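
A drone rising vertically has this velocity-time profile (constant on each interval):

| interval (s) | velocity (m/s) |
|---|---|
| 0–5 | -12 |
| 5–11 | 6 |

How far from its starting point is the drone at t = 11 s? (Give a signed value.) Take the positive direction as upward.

Displacement is the signed area under the v-t curve.
0–5 s: -12 × 5 = -60 m
5–11 s: 6 × 6 = 36 m
Net displacement = -24 m

-24 m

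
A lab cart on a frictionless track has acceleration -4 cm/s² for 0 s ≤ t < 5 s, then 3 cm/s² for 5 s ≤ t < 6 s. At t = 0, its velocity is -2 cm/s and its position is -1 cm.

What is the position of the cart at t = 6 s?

-81.5 cm

On each constant-a segment, Δv = aΔt and Δx = v₀Δt + ½aΔt²; chain segment to segment.
0–5 s: v starts -2 cm/s; Δx = -2·5 + ½·-4·5² = -60 cm; v ends -22 cm/s.
5–6 s: v starts -22 cm/s; Δx = -22·1 + ½·3·1² = -20.5 cm; v ends -19 cm/s.
x(6) = -1 + Σ Δx = -81.5 cm.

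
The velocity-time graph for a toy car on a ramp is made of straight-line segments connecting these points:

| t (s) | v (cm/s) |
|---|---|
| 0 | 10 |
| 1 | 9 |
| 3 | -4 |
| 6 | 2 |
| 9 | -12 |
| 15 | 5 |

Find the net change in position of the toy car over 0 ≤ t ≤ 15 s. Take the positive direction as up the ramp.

-24.5 cm

Net displacement equals the area under the velocity-time graph (areas below the axis count negative).
0–1 s: ½(10 + 9)(1) = 9.5 cm
1–3 s: ½(9 + -4)(2) = 5 cm
3–6 s: ½(-4 + 2)(3) = -3 cm
6–9 s: ½(2 + -12)(3) = -15 cm
9–15 s: ½(-12 + 5)(6) = -21 cm
Net displacement = -24.5 cm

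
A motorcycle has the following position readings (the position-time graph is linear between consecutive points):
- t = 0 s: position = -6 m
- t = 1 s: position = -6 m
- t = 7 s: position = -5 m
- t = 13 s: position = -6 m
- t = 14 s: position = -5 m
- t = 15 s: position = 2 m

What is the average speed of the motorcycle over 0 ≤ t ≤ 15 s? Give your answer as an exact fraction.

Average speed = (total path length)/(elapsed time); on a piecewise-linear x-t graph the path length is Σ|Δx|.
0–1 s: |Δx| = |-6 − -6| = 0 m
1–7 s: |Δx| = |-5 − -6| = 1 m
7–13 s: |Δx| = |-6 − -5| = 1 m
13–14 s: |Δx| = |-5 − -6| = 1 m
14–15 s: |Δx| = |2 − -5| = 7 m
Total path = 10 m; average speed = 10/15 = 2/3 m/s.

2/3 m/s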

+---+

* [Assignment]: If a line in the entries contains "interval", copy it.

* [Response box]:
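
A drone rising vertically has this velocity-time profile (constant on each interval):
| interval (s) | velocity (m/s) |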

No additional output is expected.